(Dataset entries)
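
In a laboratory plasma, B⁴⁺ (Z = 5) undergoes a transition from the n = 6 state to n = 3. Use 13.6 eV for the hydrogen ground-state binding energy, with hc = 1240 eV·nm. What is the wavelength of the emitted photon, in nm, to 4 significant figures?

43.76 nm

For Z = 5 the level energies scale as Z², so the effective Rydberg energy is 13.6 × 25 = 340.0 eV.
ΔE = 340.0 × (1/3² − 1/6²) = 340.0 × 0.08333 = 28.33 eV.
λ = hc/ΔE = 1240 / 28.33 = 43.76 nm.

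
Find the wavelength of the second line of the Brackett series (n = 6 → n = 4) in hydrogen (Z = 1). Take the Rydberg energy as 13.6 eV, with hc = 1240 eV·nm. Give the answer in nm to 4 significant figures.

2626 nm

The Brackett series terminates on n_f = 4; the second line has n_i = 4+2 = 6.
ΔE = 13.60 × (1/4² − 1/6²) = 0.4722 eV.
λ = 1240 / 0.4722 = 2626 nm.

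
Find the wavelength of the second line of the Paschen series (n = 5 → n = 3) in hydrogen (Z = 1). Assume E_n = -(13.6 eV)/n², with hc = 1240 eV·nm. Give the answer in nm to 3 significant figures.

1280 nm

The Paschen series terminates on n_f = 3; the second line has n_i = 3+2 = 5.
ΔE = 13.60 × (1/3² − 1/5²) = 0.9671 eV.
λ = 1240 / 0.9671 = 1280 nm.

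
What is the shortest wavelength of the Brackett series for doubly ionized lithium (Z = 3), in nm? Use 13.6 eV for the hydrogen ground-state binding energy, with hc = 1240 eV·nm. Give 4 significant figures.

The Brackett series has lower level n_f = 4; the series limit corresponds to n_i → ∞.
ΔE_max = 13.6 × 9 / 4² = 7.650 eV.
λ_min = 1240 / 7.650 = 162.1 nm.

162.1 nm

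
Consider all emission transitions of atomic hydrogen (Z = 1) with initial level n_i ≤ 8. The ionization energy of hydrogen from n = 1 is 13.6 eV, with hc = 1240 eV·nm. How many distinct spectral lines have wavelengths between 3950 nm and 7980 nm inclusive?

Enumerate all n_i → n_f pairs with 1 ≤ n_f < n_i ≤ 8 and compute λ = 1240 / [13.6·1·(1/n_f² − 1/n_i²)].
Lines falling in [3950, 7980] nm: 5→4 (4052 nm), 7→5 (4654 nm), 6→5 (7460 nm), 8→6 (7503 nm).

4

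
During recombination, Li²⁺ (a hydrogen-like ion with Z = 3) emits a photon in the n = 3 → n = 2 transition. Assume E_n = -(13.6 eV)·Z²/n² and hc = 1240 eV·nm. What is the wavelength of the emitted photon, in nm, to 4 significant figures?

72.94 nm

For Z = 3 the level energies scale as Z², so the effective Rydberg energy is 13.6 × 9 = 122.4 eV.
ΔE = 122.4 × (1/2² − 1/3²) = 122.4 × 0.1389 = 17.00 eV.
λ = hc/ΔE = 1240 / 17.00 = 72.94 nm.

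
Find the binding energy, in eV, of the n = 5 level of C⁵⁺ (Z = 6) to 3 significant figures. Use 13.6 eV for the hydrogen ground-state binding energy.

19.6 eV

E_n = −13.6 Z²/n² = −489.6/n² eV for Z = 6.
E_5 = −489.6/25 = −19.6 eV, so ionization (to E = 0) requires 19.6 eV.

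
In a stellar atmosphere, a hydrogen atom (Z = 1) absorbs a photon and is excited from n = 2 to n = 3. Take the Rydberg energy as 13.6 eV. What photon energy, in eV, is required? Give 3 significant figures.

1.89 eV

E_3 = −13.60/9 = −1.511 eV and E_2 = −13.60/4 = −3.400 eV.
The photon energy is |E_3 − E_2| = 1.89 eV.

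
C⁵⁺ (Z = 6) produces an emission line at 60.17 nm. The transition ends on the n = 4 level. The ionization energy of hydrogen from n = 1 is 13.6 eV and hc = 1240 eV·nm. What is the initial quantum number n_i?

The photon energy is ΔE = hc/λ = 1240 / 60.17 = 20.61 eV.
With Z = 6, ΔE = 489.6 × (1/n_f² − 1/n_i²), so 1/n_f² − 1/n_i² = 0.04209.
With n_f = 4: 1/n_i² = 1/16 − 0.04209 = 0.02041, so n_i ≈ 7.00.

n_i = 7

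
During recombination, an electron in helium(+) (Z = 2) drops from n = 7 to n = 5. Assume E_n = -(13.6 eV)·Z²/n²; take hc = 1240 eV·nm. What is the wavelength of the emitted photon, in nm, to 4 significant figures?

For Z = 2 the level energies scale as Z², so the effective Rydberg energy is 13.6 × 4 = 54.40 eV.
ΔE = 54.40 × (1/5² − 1/7²) = 54.40 × 0.01959 = 1.066 eV.
λ = hc/ΔE = 1240 / 1.066 = 1163 nm.

1163 nm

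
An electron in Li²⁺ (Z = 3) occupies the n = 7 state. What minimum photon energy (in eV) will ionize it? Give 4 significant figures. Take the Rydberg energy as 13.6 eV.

E_n = −13.6 Z²/n² = −122.4/n² eV for Z = 3.
E_7 = −122.4/49 = −2.498 eV, so ionization (to E = 0) requires 2.498 eV.

2.498 eV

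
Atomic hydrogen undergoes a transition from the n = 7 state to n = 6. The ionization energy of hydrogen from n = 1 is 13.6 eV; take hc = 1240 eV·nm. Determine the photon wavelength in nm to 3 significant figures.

ΔE = 13.60 × (1/6² − 1/7²) = 13.60 × 0.007370 = 0.1002 eV.
λ = hc/ΔE = 1240 / 0.1002 = 12400 nm.

12400 nm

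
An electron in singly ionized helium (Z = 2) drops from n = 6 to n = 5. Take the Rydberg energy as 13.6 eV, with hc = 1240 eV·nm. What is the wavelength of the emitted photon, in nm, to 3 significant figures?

For Z = 2 the level energies scale as Z², so the effective Rydberg energy is 13.6 × 4 = 54.40 eV.
ΔE = 54.40 × (1/5² − 1/6²) = 54.40 × 0.01222 = 0.6649 eV.
λ = hc/ΔE = 1240 / 0.6649 = 1860 nm.

1860 nm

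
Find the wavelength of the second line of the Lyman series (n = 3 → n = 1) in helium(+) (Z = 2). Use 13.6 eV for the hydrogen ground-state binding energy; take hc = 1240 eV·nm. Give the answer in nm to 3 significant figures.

The Lyman series terminates on n_f = 1; the second line has n_i = 1+2 = 3.
ΔE = 54.40 × (1/1² − 1/3²) = 48.36 eV.
λ = 1240 / 48.36 = 25.6 nm.

25.6 nm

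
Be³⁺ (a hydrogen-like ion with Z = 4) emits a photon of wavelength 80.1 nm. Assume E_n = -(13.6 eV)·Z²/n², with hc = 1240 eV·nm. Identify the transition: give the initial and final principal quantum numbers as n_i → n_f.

The photon energy is ΔE = hc/λ = 1240 / 80.1 = 15.48 eV.
With Z = 4, ΔE = 217.6 × (1/n_f² − 1/n_i²), so 1/n_f² − 1/n_i² = 0.07114.
Trying n_f = 3 gives 1/n_i² = 0.03997, i.e. n_i ≈ 5; this pair matches.

n_i = 5, n_f = 3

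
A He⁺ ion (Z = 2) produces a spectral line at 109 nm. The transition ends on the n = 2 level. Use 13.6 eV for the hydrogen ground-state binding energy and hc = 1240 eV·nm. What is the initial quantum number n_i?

n_i = 5

The photon energy is ΔE = hc/λ = 1240 / 109 = 11.38 eV.
With Z = 2, ΔE = 54.40 × (1/n_f² − 1/n_i²), so 1/n_f² − 1/n_i² = 0.2091.
With n_f = 2: 1/n_i² = 1/4 − 0.2091 = 0.04088, so n_i ≈ 4.95.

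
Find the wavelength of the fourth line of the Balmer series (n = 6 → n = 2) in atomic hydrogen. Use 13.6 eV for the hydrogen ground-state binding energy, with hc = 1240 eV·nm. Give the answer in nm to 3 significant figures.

410 nm

The Balmer series terminates on n_f = 2; the fourth line has n_i = 2+4 = 6.
ΔE = 13.60 × (1/2² − 1/6²) = 3.022 eV.
λ = 1240 / 3.022 = 410 nm.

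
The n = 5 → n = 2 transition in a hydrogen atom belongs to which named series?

Balmer

The series is set by the lower level: n_f = 2 is the Balmer series.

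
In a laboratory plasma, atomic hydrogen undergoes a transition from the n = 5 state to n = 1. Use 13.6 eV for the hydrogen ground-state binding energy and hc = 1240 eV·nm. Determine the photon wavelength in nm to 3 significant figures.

ΔE = 13.60 × (1/1² − 1/5²) = 13.60 × 0.9600 = 13.06 eV.
λ = hc/ΔE = 1240 / 13.06 = 95.0 nm.

95.0 nm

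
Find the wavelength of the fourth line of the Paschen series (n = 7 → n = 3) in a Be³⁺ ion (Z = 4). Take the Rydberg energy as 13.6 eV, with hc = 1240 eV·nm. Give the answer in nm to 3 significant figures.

62.8 nm

The Paschen series terminates on n_f = 3; the fourth line has n_i = 3+4 = 7.
ΔE = 217.6 × (1/3² − 1/7²) = 19.74 eV.
λ = 1240 / 19.74 = 62.8 nm.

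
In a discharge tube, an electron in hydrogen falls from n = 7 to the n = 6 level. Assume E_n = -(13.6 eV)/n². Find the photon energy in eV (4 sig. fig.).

E_7 = −13.60/49 = −0.2776 eV and E_6 = −13.60/36 = −0.3778 eV.
The photon energy is |E_7 − E_6| = 0.1002 eV.

0.1002 eV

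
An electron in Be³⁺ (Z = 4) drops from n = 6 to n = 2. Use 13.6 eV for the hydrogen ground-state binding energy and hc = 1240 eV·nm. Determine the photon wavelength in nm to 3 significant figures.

25.6 nm

For Z = 4 the level energies scale as Z², so the effective Rydberg energy is 13.6 × 16 = 217.6 eV.
ΔE = 217.6 × (1/2² − 1/6²) = 217.6 × 0.2222 = 48.36 eV.
λ = hc/ΔE = 1240 / 48.36 = 25.6 nm.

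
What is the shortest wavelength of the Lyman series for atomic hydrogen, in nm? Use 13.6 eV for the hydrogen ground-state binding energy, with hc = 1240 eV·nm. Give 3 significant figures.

91.2 nm

The Lyman series has lower level n_f = 1; the series limit corresponds to n_i → ∞.
ΔE_max = 13.6 × 1 / 1² = 13.60 eV.
λ_min = 1240 / 13.60 = 91.2 nm.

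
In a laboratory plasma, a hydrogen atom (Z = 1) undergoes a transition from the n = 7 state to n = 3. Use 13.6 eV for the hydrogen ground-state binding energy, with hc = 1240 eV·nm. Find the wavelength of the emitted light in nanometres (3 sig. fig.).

1010 nm

ΔE = 13.60 × (1/3² − 1/7²) = 13.60 × 0.09070 = 1.234 eV.
λ = hc/ΔE = 1240 / 1.234 = 1010 nm.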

WORK INSTRUCTION: Could you print, exactly and with nothing else, the lines from the one containing "An electron in Be³⁺" through the last line of the records above?

SOLUTION FOR THIS EXERCISE:
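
An electron in Be³⁺ (Z = 4) drops from n = 6 to n = 2. Use 13.6 eV for the hydrogen ground-state binding energy and hc = 1240 eV·nm. Determine the photon wavelength in nm to 3 significant figures.

25.6 nm

For Z = 4 the level energies scale as Z², so the effective Rydberg energy is 13.6 × 16 = 217.6 eV.
ΔE = 217.6 × (1/2² − 1/6²) = 217.6 × 0.2222 = 48.36 eV.
λ = hc/ΔE = 1240 / 48.36 = 25.6 nm.

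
What is the shortest wavelength of the Lyman series for atomic hydrogen, in nm? Use 13.6 eV for the hydrogen ground-state binding energy, with hc = 1240 eV·nm. Give 3 significant figures.

91.2 nm

The Lyman series has lower level n_f = 1; the series limit corresponds to n_i → ∞.
ΔE_max = 13.6 × 1 / 1² = 13.60 eV.
λ_min = 1240 / 13.60 = 91.2 nm.

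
In a laboratory plasma, a hydrogen atom (Z = 1) undergoes a transition from the n = 7 state to n = 3. Use 13.6 eV for the hydrogen ground-state binding energy, with hc = 1240 eV·nm. Find the wavelength of the emitted light in nanometres (3 sig. fig.).

1010 nm

ΔE = 13.60 × (1/3² − 1/7²) = 13.60 × 0.09070 = 1.234 eV.
λ = hc/ΔE = 1240 / 1.234 = 1010 nm.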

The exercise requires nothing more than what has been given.